[Source records]
::::::::
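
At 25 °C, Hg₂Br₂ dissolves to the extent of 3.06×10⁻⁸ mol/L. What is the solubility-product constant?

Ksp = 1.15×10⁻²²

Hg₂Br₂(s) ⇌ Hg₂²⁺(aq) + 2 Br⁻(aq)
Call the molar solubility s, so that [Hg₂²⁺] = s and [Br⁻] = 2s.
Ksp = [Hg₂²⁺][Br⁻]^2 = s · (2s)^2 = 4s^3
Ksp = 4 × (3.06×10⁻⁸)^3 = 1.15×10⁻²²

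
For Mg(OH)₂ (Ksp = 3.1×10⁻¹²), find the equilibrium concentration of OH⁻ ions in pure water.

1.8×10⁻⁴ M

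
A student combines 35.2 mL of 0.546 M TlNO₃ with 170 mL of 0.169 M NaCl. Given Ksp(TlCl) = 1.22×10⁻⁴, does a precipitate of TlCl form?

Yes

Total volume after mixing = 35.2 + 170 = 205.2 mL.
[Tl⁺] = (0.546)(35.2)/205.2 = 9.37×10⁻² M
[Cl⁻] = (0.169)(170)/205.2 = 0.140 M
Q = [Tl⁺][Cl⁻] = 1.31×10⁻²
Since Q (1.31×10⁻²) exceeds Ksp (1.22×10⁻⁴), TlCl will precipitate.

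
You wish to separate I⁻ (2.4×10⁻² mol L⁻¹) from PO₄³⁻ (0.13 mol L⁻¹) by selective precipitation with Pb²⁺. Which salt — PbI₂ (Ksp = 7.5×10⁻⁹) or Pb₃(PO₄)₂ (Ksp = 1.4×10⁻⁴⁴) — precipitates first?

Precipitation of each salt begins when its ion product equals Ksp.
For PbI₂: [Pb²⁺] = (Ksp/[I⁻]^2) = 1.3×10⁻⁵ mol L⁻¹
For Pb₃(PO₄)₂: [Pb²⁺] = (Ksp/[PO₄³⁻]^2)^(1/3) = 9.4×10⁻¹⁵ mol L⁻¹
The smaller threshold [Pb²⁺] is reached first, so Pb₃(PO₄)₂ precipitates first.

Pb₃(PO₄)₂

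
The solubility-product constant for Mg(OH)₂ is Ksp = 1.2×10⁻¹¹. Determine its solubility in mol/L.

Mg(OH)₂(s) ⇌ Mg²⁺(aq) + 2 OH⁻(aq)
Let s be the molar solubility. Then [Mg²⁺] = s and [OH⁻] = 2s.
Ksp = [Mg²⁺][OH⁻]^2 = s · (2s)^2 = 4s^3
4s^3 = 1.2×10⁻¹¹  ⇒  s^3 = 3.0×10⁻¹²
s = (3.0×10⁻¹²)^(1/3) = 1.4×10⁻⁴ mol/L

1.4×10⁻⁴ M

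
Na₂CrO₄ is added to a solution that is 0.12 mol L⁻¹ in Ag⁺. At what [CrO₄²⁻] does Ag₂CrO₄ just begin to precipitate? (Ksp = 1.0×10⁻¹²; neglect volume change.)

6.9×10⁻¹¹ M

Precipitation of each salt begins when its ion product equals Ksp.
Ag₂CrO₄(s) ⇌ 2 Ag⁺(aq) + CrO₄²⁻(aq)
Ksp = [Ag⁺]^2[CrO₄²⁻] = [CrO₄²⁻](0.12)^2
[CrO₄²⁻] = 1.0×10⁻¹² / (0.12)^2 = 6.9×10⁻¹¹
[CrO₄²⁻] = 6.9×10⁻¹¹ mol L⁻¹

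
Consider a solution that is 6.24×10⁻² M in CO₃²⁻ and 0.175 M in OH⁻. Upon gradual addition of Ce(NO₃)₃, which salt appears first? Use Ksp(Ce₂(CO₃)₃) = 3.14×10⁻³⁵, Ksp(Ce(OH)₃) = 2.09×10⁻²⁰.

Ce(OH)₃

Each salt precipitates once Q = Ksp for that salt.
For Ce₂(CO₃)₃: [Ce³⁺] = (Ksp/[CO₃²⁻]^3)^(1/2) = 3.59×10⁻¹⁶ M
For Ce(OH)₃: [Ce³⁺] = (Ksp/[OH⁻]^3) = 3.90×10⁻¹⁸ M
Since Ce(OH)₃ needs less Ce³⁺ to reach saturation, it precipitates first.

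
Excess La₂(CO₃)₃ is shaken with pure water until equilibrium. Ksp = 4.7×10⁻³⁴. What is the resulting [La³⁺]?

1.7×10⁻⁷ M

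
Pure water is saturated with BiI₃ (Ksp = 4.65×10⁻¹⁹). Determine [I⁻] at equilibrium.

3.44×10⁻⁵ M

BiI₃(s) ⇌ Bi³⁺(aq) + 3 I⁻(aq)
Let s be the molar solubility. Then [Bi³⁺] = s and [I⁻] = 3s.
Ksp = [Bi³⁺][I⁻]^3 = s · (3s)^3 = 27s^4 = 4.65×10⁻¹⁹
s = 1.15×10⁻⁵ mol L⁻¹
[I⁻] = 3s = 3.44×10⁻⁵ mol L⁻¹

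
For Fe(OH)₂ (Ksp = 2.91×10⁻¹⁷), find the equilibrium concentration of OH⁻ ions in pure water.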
::::::::
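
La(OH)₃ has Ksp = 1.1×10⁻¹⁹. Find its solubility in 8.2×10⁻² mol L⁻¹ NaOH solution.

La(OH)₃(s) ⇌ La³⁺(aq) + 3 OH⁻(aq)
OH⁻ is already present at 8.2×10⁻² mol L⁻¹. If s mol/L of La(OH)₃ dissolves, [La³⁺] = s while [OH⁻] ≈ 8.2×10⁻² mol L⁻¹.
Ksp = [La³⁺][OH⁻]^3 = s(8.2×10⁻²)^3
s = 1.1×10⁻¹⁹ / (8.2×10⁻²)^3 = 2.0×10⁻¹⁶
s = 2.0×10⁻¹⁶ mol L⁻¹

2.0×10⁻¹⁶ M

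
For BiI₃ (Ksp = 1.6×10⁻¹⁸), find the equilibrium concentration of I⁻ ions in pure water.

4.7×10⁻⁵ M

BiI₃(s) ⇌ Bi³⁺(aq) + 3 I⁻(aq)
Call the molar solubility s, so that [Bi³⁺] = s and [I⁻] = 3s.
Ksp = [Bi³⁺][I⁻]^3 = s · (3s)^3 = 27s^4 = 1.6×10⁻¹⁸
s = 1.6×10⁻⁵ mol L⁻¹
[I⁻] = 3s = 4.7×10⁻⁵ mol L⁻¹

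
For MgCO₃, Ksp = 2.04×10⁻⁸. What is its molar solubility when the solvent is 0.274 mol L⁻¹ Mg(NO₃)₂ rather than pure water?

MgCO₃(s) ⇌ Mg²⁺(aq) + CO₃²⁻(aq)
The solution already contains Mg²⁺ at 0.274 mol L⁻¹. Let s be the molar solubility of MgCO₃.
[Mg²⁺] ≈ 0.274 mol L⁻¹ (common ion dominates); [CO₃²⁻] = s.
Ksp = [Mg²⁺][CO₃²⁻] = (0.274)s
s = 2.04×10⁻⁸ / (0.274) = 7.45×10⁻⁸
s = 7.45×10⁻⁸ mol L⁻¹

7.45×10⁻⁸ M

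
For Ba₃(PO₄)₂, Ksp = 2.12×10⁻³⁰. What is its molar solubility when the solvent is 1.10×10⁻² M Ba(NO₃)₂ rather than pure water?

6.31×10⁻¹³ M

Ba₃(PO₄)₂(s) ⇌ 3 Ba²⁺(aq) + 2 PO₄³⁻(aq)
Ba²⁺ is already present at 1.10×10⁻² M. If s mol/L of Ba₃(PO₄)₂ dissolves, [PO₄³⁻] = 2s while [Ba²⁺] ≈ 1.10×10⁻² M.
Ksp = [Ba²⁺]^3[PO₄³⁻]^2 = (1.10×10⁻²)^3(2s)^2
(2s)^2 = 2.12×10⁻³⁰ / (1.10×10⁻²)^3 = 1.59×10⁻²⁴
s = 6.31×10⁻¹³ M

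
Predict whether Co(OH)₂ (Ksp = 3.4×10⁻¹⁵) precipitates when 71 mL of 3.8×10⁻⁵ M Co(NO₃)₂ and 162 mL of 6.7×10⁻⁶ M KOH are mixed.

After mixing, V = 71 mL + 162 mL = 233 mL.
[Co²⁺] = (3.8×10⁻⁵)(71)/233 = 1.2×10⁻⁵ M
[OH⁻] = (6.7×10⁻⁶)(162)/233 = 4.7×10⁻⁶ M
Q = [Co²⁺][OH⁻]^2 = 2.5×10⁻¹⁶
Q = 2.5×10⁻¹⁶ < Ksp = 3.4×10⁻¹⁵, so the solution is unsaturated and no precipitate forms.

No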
::::::::
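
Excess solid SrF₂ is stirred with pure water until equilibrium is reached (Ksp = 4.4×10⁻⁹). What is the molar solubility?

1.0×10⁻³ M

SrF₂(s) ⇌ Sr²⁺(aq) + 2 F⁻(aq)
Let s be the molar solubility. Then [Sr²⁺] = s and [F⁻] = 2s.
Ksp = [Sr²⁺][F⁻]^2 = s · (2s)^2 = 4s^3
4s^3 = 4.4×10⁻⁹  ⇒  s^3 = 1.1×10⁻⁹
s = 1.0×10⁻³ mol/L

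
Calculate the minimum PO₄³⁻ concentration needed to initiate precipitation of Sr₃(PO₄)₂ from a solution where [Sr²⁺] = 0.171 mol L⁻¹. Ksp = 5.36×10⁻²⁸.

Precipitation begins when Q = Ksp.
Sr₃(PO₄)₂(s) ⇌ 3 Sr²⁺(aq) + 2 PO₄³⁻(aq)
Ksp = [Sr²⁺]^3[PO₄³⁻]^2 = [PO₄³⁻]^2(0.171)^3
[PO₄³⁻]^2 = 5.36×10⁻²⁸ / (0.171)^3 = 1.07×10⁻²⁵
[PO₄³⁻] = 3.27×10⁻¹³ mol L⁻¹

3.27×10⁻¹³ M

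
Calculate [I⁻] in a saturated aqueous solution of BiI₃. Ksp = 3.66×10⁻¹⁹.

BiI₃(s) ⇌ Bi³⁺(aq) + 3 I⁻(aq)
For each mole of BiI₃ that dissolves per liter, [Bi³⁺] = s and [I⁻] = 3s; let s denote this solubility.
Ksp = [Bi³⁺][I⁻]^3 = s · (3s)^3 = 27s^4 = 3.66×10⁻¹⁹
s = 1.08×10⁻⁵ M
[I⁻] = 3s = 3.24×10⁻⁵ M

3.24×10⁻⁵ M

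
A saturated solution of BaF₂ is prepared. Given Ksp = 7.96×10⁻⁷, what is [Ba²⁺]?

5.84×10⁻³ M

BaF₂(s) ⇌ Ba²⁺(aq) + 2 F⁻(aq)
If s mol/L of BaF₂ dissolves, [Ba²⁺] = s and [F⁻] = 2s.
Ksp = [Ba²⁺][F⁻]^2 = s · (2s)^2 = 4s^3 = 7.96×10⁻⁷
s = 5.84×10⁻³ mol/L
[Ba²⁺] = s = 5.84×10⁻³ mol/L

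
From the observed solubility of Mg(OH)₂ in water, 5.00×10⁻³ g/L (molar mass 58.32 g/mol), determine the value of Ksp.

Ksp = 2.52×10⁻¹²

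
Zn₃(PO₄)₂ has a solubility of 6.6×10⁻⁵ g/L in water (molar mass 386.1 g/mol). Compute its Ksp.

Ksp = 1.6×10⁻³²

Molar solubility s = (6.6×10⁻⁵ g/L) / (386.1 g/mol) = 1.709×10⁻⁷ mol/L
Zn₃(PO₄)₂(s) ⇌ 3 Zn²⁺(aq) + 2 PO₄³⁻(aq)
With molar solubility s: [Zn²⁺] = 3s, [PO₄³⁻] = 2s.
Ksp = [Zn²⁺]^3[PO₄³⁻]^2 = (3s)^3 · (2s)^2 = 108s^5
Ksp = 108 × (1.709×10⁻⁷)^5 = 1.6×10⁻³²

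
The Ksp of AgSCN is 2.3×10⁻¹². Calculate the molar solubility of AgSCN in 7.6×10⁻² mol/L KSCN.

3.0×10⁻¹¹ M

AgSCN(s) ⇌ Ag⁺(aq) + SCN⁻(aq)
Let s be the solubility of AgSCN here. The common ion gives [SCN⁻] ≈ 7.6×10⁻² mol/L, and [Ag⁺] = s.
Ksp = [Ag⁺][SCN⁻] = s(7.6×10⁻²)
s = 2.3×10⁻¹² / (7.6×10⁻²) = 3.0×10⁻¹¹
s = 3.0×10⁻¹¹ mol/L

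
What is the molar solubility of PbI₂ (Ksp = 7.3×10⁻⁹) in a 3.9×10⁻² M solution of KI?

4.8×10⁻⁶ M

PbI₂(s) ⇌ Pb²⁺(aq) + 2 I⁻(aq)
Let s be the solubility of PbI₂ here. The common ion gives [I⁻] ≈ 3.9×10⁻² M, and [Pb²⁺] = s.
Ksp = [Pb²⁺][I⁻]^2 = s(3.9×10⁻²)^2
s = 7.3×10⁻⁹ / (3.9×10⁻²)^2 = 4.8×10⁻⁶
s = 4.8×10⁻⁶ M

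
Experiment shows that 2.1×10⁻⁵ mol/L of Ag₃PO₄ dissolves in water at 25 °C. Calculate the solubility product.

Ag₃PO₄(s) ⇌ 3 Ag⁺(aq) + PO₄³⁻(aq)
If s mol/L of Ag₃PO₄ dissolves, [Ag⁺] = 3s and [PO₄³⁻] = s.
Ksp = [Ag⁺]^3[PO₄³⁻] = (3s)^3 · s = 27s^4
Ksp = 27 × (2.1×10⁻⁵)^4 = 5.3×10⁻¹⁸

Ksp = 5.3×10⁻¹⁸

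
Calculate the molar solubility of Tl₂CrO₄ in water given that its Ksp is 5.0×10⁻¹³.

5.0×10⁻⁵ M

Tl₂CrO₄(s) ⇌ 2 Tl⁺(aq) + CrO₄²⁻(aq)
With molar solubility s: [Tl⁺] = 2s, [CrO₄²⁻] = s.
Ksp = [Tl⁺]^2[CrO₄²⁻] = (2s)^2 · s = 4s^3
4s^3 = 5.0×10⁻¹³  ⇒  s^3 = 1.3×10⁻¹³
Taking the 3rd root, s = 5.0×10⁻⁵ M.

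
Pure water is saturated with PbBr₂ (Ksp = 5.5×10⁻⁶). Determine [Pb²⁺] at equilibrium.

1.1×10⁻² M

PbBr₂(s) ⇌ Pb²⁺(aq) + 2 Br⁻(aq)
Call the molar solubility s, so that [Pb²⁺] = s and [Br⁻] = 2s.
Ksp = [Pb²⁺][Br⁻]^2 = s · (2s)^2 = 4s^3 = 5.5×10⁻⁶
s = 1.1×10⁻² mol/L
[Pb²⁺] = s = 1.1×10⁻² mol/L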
::::::::
TASK INSTRUCTIONS.
In the entries above, restate word for word the lines between the one holding "Consider a solution" and the one holding "For Fe(OH)₂ (Ksp", inclusive, and nothing besides.

RESPONSE BELOW.
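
Consider a solution that is 6.24×10⁻² M in CO₃²⁻ and 0.175 M in OH⁻. Upon gradual addition of Ce(NO₃)₃, which salt appears first? Use Ksp(Ce₂(CO₃)₃) = 3.14×10⁻³⁵, Ksp(Ce(OH)₃) = 2.09×10⁻²⁰.

Ce(OH)₃

Each salt precipitates once Q = Ksp for that salt.
For Ce₂(CO₃)₃: [Ce³⁺] = (Ksp/[CO₃²⁻]^3)^(1/2) = 3.59×10⁻¹⁶ M
For Ce(OH)₃: [Ce³⁺] = (Ksp/[OH⁻]^3) = 3.90×10⁻¹⁸ M
Since Ce(OH)₃ needs less Ce³⁺ to reach saturation, it precipitates first.

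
Excess La₂(CO₃)₃ is shaken with pure water until equilibrium. Ksp = 4.7×10⁻³⁴. What is the resulting [La³⁺]?

1.7×10⁻⁷ M

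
Pure water is saturated with BiI₃ (Ksp = 4.65×10⁻¹⁹). Determine [I⁻] at equilibrium.

3.44×10⁻⁵ M

BiI₃(s) ⇌ Bi³⁺(aq) + 3 I⁻(aq)
Let s be the molar solubility. Then [Bi³⁺] = s and [I⁻] = 3s.
Ksp = [Bi³⁺][I⁻]^3 = s · (3s)^3 = 27s^4 = 4.65×10⁻¹⁹
s = 1.15×10⁻⁵ mol L⁻¹
[I⁻] = 3s = 3.44×10⁻⁵ mol L⁻¹

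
For Fe(OH)₂ (Ksp = 2.91×10⁻¹⁷), find the equilibrium concentration of OH⁻ ions in pure water.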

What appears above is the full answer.